### [Task brief]
Among the lines of data below, reproduce only those from the one with "A conic has equation (x" through the one with "What are the coordinates of the vertex?", exactly as they stand, both ends included.

### [Available records]
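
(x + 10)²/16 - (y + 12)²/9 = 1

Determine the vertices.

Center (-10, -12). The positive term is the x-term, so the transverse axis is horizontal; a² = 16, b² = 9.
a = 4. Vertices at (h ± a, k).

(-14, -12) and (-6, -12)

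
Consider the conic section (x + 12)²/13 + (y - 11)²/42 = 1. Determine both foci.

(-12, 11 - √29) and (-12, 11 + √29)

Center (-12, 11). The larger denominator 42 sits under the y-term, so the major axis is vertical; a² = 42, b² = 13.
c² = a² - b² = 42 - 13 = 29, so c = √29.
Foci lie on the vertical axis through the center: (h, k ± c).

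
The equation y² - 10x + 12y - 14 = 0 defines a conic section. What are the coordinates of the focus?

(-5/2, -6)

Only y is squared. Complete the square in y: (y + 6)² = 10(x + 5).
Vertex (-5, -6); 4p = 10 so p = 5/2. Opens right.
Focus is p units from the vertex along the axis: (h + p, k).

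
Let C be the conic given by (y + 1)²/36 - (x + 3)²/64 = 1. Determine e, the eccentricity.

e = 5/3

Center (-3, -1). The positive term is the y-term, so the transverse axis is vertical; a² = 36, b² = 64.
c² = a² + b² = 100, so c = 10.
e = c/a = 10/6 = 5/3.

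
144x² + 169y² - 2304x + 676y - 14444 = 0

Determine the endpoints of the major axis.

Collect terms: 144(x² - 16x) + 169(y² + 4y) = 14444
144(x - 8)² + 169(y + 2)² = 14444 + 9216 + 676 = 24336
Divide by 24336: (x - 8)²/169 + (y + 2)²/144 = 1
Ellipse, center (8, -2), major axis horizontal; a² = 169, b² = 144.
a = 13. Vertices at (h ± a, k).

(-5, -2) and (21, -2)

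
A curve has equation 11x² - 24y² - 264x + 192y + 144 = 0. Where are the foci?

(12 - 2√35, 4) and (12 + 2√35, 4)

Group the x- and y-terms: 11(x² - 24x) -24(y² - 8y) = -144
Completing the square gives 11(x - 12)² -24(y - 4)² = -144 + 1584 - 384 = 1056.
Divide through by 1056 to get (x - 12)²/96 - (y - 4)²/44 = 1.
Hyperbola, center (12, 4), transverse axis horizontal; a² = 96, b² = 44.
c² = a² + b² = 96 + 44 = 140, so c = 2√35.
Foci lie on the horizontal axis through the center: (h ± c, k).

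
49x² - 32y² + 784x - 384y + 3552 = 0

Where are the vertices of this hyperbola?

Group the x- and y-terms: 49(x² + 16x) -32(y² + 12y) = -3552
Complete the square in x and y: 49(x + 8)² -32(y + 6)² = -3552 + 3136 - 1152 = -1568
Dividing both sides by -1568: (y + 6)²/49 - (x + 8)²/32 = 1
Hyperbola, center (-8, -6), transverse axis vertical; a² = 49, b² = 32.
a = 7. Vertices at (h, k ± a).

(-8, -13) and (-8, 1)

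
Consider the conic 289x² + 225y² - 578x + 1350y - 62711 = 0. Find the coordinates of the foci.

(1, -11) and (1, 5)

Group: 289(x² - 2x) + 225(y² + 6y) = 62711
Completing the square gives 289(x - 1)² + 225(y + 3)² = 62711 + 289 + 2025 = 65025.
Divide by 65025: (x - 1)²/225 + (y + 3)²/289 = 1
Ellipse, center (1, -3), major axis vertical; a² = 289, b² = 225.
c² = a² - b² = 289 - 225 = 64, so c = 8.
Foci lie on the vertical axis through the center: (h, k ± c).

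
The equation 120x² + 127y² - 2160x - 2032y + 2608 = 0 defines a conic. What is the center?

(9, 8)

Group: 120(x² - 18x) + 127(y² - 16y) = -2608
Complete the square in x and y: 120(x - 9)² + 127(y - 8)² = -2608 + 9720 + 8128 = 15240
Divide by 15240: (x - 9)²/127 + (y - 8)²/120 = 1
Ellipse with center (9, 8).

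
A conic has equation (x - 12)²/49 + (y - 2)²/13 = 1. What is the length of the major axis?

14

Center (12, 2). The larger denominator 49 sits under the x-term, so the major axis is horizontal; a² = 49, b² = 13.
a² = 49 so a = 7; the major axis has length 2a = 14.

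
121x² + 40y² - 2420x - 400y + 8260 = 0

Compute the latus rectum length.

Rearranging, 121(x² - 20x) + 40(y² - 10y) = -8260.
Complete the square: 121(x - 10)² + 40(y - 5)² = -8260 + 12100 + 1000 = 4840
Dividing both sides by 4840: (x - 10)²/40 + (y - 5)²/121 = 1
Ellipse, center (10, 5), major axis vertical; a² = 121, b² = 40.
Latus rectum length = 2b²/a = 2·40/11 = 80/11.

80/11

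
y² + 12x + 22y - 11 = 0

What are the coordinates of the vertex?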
...
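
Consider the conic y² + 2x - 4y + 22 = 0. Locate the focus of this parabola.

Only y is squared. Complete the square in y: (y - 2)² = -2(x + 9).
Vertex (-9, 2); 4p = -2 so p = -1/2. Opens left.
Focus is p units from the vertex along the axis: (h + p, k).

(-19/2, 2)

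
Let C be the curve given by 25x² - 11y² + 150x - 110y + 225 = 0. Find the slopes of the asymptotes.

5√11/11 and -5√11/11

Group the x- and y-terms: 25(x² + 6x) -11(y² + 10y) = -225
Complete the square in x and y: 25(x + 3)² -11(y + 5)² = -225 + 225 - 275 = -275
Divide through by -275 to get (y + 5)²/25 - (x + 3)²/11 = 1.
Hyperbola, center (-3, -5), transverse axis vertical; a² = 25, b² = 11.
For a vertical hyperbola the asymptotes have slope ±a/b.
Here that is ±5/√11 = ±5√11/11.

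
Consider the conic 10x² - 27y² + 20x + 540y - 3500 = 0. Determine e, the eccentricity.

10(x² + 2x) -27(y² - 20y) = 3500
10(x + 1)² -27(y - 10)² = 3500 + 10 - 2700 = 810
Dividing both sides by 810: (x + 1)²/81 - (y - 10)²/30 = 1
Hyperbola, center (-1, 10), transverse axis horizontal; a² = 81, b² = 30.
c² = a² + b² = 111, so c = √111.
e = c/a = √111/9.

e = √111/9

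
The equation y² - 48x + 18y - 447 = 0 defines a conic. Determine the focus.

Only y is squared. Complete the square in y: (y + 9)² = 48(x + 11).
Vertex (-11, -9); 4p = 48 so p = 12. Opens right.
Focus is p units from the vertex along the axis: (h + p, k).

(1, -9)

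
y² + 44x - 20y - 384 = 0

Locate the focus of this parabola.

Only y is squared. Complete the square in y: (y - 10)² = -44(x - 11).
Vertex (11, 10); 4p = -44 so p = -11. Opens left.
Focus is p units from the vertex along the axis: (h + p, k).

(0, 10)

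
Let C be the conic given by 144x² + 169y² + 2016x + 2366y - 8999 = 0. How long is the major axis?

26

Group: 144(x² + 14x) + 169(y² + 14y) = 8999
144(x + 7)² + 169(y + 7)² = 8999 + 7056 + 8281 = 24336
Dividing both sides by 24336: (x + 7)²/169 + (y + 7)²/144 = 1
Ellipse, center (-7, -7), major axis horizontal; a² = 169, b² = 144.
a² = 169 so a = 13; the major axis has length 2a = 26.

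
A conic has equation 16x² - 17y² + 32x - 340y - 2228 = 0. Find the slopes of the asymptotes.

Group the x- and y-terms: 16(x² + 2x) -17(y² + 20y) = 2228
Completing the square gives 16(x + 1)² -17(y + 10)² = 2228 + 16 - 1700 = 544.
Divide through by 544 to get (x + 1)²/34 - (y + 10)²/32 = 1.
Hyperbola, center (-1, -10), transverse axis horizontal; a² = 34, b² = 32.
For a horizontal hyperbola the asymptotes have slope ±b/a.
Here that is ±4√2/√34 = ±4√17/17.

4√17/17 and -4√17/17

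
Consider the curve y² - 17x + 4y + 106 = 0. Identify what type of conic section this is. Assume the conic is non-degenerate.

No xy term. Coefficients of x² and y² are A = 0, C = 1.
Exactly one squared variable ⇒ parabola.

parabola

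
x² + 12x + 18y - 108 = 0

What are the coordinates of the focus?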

### [Solution for this task]
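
A conic has equation (x - 12)²/49 + (y - 2)²/13 = 1. What is the length of the major axis?

14

Center (12, 2). The larger denominator 49 sits under the x-term, so the major axis is horizontal; a² = 49, b² = 13.
a² = 49 so a = 7; the major axis has length 2a = 14.

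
121x² + 40y² - 2420x - 400y + 8260 = 0

Compute the latus rectum length.

Rearranging, 121(x² - 20x) + 40(y² - 10y) = -8260.
Complete the square: 121(x - 10)² + 40(y - 5)² = -8260 + 12100 + 1000 = 4840
Dividing both sides by 4840: (x - 10)²/40 + (y - 5)²/121 = 1
Ellipse, center (10, 5), major axis vertical; a² = 121, b² = 40.
Latus rectum length = 2b²/a = 2·40/11 = 80/11.

80/11

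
y² + 12x + 22y - 11 = 0

What are the coordinates of the vertex?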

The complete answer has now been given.